• Exercise inputs
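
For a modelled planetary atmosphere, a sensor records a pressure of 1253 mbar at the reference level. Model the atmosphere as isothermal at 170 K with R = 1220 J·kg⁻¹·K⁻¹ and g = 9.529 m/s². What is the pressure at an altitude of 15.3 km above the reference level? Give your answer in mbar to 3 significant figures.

Scale height: H = RT/g = 1220 × 170 / 9.529 = 21765 m.
Barometric formula: P = P₀ exp(−z/H).
z/H = 15300/21765 = 0.70296; exp(−0.70296) = 0.49512.
P = 1253 × 0.49512 = 620.39 mbar.

P ≈ 620 mbar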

• Task description
Copy every entry exactly.

• Answer to this exercise
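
For a modelled planetary atmosphere, a sensor records a pressure of 1253 mbar at the reference level. Model the atmosphere as isothermal at 170 K with R = 1220 J·kg⁻¹·K⁻¹ and g = 9.529 m/s². What is the pressure at an altitude of 15.3 km above the reference level? Give your answer in mbar to 3 significant figures.

Scale height: H = RT/g = 1220 × 170 / 9.529 = 21765 m.
Barometric formula: P = P₀ exp(−z/H).
z/H = 15300/21765 = 0.70296; exp(−0.70296) = 0.49512.
P = 1253 × 0.49512 = 620.39 mbar.

P ≈ 620 mbar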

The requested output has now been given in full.